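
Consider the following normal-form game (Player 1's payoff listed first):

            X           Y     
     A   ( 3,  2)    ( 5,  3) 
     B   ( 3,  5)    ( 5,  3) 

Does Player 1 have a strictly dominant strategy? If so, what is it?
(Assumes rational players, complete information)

No strictly dominant strategy exists for Player 1

Work:
A strategy strictly dominates another if it gives a strictly higher payoff against every opponent action. Compare each pair of P1's strategies column-by-column:
  A vs B: [3 vs 3, 5 vs 5] → A does not strictly dominate B (column X: 3 ≤ 3)
  B vs A: [3 vs 3, 5 vs 5] → B does not strictly dominate A (column X: 3 ≤ 3)
No single strategy strictly dominates all others → no strictly dominant strategy.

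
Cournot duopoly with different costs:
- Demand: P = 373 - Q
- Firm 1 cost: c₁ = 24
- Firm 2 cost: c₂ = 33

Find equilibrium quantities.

q₁* = 119.33, q₂* = 110.33

Work:
Reaction: q₁ = (373 - 24 - q₂)/2
Reaction: q₂ = (373 - 33 - q₁)/2
Solve simultaneously:
q₁* = (373 - 2×24 + 33)/3 = 119.33
q₂* = (373 - 2×33 + 24)/3 = 110.33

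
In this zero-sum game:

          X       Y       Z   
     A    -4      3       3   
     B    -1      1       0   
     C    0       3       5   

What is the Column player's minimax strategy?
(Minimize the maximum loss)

Column should play X, value = 0

Work:
Column player minimizes Row's maximum payoff:
Column X: max payoff to Row = 0
Column Y: max payoff to Row = 3
Column Z: max payoff to Row = 5
Minimum is 0, achieved by column X.
Minimax strategy: X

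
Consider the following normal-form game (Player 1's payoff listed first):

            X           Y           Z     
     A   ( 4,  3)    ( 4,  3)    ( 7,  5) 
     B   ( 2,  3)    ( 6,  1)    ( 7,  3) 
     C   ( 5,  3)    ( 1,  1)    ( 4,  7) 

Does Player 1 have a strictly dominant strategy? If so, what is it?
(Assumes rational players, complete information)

No strictly dominant strategy exists for Player 1

Work:
A strategy strictly dominates another if it gives a strictly higher payoff against every opponent action. Compare each pair of P1's strategies column-by-column:
  A vs B: [4 vs 2, 4 vs 6, 7 vs 7] → A does not strictly dominate B (column Y: 4 ≤ 6)
  A vs C: [4 vs 5, 4 vs 1, 7 vs 4] → A does not strictly dominate C (column X: 4 ≤ 5)
  B vs A: [2 vs 4, 6 vs 4, 7 vs 7] → B does not strictly dominate A (column X: 2 ≤ 4)
  B vs C: [2 vs 5, 6 vs 1, 7 vs 4] → B does not strictly dominate C (column X: 2 ≤ 5)
  C vs A: [5 vs 4, 1 vs 4, 4 vs 7] → C does not strictly dominate A (column Y: 1 ≤ 4)
  C vs B: [5 vs 2, 1 vs 6, 4 vs 7] → C does not strictly dominate B (column Y: 1 ≤ 6)
No single strategy strictly dominates all others → no strictly dominant strategy.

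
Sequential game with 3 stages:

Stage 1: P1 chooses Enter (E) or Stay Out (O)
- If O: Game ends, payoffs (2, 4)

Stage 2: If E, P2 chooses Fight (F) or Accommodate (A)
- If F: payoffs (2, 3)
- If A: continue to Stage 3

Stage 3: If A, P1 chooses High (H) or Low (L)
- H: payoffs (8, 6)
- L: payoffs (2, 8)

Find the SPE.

SPE: (E, A, H); Outcome (8, 6)

Work:
Stage 3: P1 chooses H (8 vs 2)
Stage 2: P2: F->3, A->6 (anticipating H). Choose A
Stage 1: P1: O->2, E->8 (anticipating A, H). Choose E
SPE path: E -> A -> H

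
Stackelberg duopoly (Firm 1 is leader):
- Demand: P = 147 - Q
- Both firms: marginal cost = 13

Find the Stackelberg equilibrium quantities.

q₁* (leader) = 67.0, q₂* (follower) = 33.5

Work:
Follower's reaction: q₂ = (a - c - q₁)/2
Leader substitutes: π₁ = q₁·(a - q₁ - (a-c-q₁)/2 - c)
FOC: q₁* = (147 - 13)/2 = 67.00
Then: q₂* = (147 - 13 - 67.0)/2 = 33.50
Leader has first-mover advantage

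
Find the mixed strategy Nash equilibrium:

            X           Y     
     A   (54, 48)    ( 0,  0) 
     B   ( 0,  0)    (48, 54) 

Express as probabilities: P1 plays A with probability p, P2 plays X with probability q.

p = 0.5294, q = 0.4706

Work:
Find probabilities that make opponent indifferent:
P2 chooses q to make P1 indifferent between A and B
P1 chooses p to make P2 indifferent between X and Y
Mixed NE: P1 plays (A: 0.5294, B: 0.4706), P2 plays (X: 0.4706, Y: 0.5294)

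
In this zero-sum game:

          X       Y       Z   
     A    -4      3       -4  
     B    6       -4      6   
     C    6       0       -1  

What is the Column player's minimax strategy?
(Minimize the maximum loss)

Column should play Y, value = 3

Work:
Column player minimizes Row's maximum payoff:
Column X: max payoff to Row = 6
Column Y: max payoff to Row = 3
Column Z: max payoff to Row = 6
Minimum is 3, achieved by column Y.
Minimax strategy: Y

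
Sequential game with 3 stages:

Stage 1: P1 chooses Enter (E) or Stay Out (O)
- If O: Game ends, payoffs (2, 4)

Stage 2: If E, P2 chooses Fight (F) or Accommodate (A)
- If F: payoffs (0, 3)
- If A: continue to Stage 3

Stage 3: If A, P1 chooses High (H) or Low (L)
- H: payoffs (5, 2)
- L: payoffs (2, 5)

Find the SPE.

SPE: (O, F, H); Outcome (2, 4)

Work:
Stage 3: P1 chooses H (5 vs 2)
Stage 2: P2: F->3, A->2 (anticipating H). Choose F
Stage 1: P1: O->2, E->0 (anticipating F, H). Choose O
SPE path: O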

## TASK GOAL
Repeat the listing exactly, leaving nothing out.

## EXERCISE RESULT
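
Consider the following normal-form game (Player 1's payoff listed first):

            X           Y     
     A   ( 3,  2)    ( 5,  3) 
     B   ( 3,  5)    ( 5,  3) 

Does Player 1 have a strictly dominant strategy? If so, what is it?
(Assumes rational players, complete information)

No strictly dominant strategy exists for Player 1

Work:
A strategy strictly dominates another if it gives a strictly higher payoff against every opponent action. Compare each pair of P1's strategies column-by-column:
  A vs B: [3 vs 3, 5 vs 5] → A does not strictly dominate B (column X: 3 ≤ 3)
  B vs A: [3 vs 3, 5 vs 5] → B does not strictly dominate A (column X: 3 ≤ 3)
No single strategy strictly dominates all others → no strictly dominant strategy.

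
Cournot duopoly with different costs:
- Demand: P = 373 - Q
- Firm 1 cost: c₁ = 24
- Firm 2 cost: c₂ = 33

Find equilibrium quantities.

q₁* = 119.33, q₂* = 110.33

Work:
Reaction: q₁ = (373 - 24 - q₂)/2
Reaction: q₂ = (373 - 33 - q₁)/2
Solve simultaneously:
q₁* = (373 - 2×24 + 33)/3 = 119.33
q₂* = (373 - 2×33 + 24)/3 = 110.33

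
In this zero-sum game:

          X       Y       Z   
     A    -4      3       3   
     B    -1      1       0   
     C    0       3       5   

What is the Column player's minimax strategy?
(Minimize the maximum loss)

Column should play X, value = 0

Work:
Column player minimizes Row's maximum payoff:
Column X: max payoff to Row = 0
Column Y: max payoff to Row = 3
Column Z: max payoff to Row = 5
Minimum is 0, achieved by column X.
Minimax strategy: X

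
Consider the following normal-form game (Player 1's payoff listed first):

            X           Y           Z     
     A   ( 4,  3)    ( 4,  3)    ( 7,  5) 
     B   ( 2,  3)    ( 6,  1)    ( 7,  3) 
     C   ( 5,  3)    ( 1,  1)    ( 4,  7) 

Does Player 1 have a strictly dominant strategy? If so, what is it?
(Assumes rational players, complete information)

No strictly dominant strategy exists for Player 1

Work:
A strategy strictly dominates another if it gives a strictly higher payoff against every opponent action. Compare each pair of P1's strategies column-by-column:
  A vs B: [4 vs 2, 4 vs 6, 7 vs 7] → A does not strictly dominate B (column Y: 4 ≤ 6)
  A vs C: [4 vs 5, 4 vs 1, 7 vs 4] → A does not strictly dominate C (column X: 4 ≤ 5)
  B vs A: [2 vs 4, 6 vs 4, 7 vs 7] → B does not strictly dominate A (column X: 2 ≤ 4)
  B vs C: [2 vs 5, 6 vs 1, 7 vs 4] → B does not strictly dominate C (column X: 2 ≤ 5)
  C vs A: [5 vs 4, 1 vs 4, 4 vs 7] → C does not strictly dominate A (column Y: 1 ≤ 4)
  C vs B: [5 vs 2, 1 vs 6, 4 vs 7] → C does not strictly dominate B (column Y: 1 ≤ 6)
No single strategy strictly dominates all others → no strictly dominant strategy.

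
Sequential game with 3 stages:

Stage 1: P1 chooses Enter (E) or Stay Out (O)
- If O: Game ends, payoffs (2, 4)

Stage 2: If E, P2 chooses Fight (F) or Accommodate (A)
- If F: payoffs (2, 3)
- If A: continue to Stage 3

Stage 3: If A, P1 chooses High (H) or Low (L)
- H: payoffs (8, 6)
- L: payoffs (2, 8)

Find the SPE.

SPE: (E, A, H); Outcome (8, 6)

Work:
Stage 3: P1 chooses H (8 vs 2)
Stage 2: P2: F->3, A->6 (anticipating H). Choose A
Stage 1: P1: O->2, E->8 (anticipating A, H). Choose E
SPE path: E -> A -> H

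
Stackelberg duopoly (Firm 1 is leader):
- Demand: P = 147 - Q
- Both firms: marginal cost = 13

Find the Stackelberg equilibrium quantities.

q₁* (leader) = 67.0, q₂* (follower) = 33.5

Work:
Follower's reaction: q₂ = (a - c - q₁)/2
Leader substitutes: π₁ = q₁·(a - q₁ - (a-c-q₁)/2 - c)
FOC: q₁* = (147 - 13)/2 = 67.00
Then: q₂* = (147 - 13 - 67.0)/2 = 33.50
Leader has first-mover advantage

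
Find the mixed strategy Nash equilibrium:

            X           Y     
     A   (54, 48)    ( 0,  0) 
     B   ( 0,  0)    (48, 54) 

Express as probabilities: P1 plays A with probability p, P2 plays X with probability q.

p = 0.5294, q = 0.4706

Work:
Find probabilities that make opponent indifferent:
P2 chooses q to make P1 indifferent between A and B
P1 chooses p to make P2 indifferent between X and Y
Mixed NE: P1 plays (A: 0.5294, B: 0.4706), P2 plays (X: 0.4706, Y: 0.5294)

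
In this zero-sum game:

          X       Y       Z   
     A    -4      3       -4  
     B    6       -4      6   
     C    6       0       -1  

What is the Column player's minimax strategy?
(Minimize the maximum loss)

Column should play Y, value = 3

Work:
Column player minimizes Row's maximum payoff:
Column X: max payoff to Row = 6
Column Y: max payoff to Row = 3
Column Z: max payoff to Row = 6
Minimum is 3, achieved by column Y.
Minimax strategy: Y

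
Sequential game with 3 stages:

Stage 1: P1 chooses Enter (E) or Stay Out (O)
- If O: Game ends, payoffs (2, 4)

Stage 2: If E, P2 chooses Fight (F) or Accommodate (A)
- If F: payoffs (0, 3)
- If A: continue to Stage 3

Stage 3: If A, P1 chooses High (H) or Low (L)
- H: payoffs (5, 2)
- L: payoffs (2, 5)

Find the SPE.

SPE: (O, F, H); Outcome (2, 4)

Work:
Stage 3: P1 chooses H (5 vs 2)
Stage 2: P2: F->3, A->2 (anticipating H). Choose F
Stage 1: P1: O->2, E->0 (anticipating F, H). Choose O
SPE path: O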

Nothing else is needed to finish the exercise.